■ Problem requirements ■
Please copy each line of the records below that holds the word "What".

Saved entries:
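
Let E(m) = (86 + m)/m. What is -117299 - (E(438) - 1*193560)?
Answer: 16700897/219 ≈ 76260.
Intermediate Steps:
E(m) = (86 + m)/m
-117299 - (E(438) - 1*193560) = -117299 - ((86 + 438)/438 - 1*193560) = -117299 - ((1/438)*524 - 193560) = -117299 - (262/219 - 193560) = -117299 - 1*(-42389378/219) = -117299 + 42389378/219 = 16700897/219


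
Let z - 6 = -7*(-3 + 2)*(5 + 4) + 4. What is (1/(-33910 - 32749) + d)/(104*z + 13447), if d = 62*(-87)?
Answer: -359558647/1402438701 ≈ -0.25638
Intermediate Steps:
d = -5394
z = 73 (z = 6 + (-7*(-3 + 2)*(5 + 4) + 4) = 6 + (-(-7)*9 + 4) = 6 + (-7*(-9) + 4) = 6 + (63 + 4) = 6 + 67 = 73)
(1/(-33910 - 32749) + d)/(104*z + 13447) = (1/(-33910 - 32749) - 5394)/(104*73 + 13447) = (1/(-66659) - 5394)/(7592 + 13447) = (-1/66659 - 5394)/21039 = -359558647/66659*1/21039 = -359558647/1402438701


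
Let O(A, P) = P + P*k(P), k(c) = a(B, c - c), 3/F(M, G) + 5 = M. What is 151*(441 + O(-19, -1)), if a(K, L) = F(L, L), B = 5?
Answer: 332653/5 ≈ 66531.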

■ Your response ■
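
Let E(m) = (86 + m)/m. What is -117299 - (E(438) - 1*193560)?
Let z - 6 = -7*(-3 + 2)*(5 + 4) + 4. What is (1/(-33910 - 32749) + d)/(104*z + 13447), if d = 62*(-87)?
Let O(A, P) = P + P*k(P), k(c) = a(B, c - c), 3/F(M, G) + 5 = M. What is 151*(441 + O(-19, -1)), if a(K, L) = F(L, L), B = 5?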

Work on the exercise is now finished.